Task details:
Could you copy every line of the data that contains "center"?

(Saved entries)

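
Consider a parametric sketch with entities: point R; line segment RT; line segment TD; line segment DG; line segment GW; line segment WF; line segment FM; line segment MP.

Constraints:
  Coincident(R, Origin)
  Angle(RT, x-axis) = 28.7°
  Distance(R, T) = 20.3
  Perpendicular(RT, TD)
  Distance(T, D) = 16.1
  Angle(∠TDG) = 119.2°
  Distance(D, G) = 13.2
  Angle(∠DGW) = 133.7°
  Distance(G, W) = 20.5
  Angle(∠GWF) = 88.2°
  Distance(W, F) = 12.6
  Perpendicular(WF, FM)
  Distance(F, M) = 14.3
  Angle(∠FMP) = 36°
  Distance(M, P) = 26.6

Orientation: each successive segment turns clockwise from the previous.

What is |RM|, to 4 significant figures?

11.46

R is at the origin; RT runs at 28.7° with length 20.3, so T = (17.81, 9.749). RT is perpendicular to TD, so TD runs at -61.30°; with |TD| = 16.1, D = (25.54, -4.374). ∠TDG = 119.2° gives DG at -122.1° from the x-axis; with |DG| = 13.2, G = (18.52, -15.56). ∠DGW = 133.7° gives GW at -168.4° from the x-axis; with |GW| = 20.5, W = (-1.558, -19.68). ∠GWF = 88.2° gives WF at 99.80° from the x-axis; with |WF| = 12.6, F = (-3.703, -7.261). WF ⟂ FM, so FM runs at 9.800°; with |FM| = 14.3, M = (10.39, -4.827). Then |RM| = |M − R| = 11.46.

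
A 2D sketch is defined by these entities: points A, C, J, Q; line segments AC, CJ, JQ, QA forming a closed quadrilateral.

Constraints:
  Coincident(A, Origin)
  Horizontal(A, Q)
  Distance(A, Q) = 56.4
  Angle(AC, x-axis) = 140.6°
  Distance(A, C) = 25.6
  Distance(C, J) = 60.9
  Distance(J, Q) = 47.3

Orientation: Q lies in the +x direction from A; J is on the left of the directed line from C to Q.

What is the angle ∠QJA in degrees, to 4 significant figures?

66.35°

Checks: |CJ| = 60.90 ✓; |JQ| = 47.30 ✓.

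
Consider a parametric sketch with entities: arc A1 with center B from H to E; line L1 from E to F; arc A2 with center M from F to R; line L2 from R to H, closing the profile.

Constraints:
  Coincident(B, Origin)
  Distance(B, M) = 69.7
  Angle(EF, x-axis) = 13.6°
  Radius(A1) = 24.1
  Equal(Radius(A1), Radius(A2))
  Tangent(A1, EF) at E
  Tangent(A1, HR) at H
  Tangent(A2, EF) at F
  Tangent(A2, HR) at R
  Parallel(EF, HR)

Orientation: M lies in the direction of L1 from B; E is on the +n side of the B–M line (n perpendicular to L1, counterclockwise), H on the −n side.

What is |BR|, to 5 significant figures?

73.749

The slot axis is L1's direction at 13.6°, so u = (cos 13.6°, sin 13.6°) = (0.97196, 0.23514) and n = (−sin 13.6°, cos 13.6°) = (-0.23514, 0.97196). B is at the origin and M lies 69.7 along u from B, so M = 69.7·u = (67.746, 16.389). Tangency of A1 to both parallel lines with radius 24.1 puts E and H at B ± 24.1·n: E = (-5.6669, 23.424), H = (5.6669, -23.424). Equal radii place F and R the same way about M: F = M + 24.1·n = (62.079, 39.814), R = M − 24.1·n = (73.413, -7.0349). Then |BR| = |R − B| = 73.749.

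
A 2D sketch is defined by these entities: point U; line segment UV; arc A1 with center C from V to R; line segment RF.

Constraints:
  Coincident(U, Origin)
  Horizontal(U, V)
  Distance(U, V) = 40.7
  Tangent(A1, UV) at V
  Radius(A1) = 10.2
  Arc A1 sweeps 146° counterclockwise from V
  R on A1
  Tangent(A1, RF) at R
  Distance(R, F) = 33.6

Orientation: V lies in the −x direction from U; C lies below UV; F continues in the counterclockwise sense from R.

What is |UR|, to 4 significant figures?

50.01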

Solution for this task:
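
Consider a parametric sketch with entities: arc A1 with center B from H to E; line L1 from E to F; arc A2 with center M from F to R; line L2 from R to H, closing the profile.
A 2D sketch is defined by these entities: point U; line segment UV; arc A1 with center C from V to R; line segment RF.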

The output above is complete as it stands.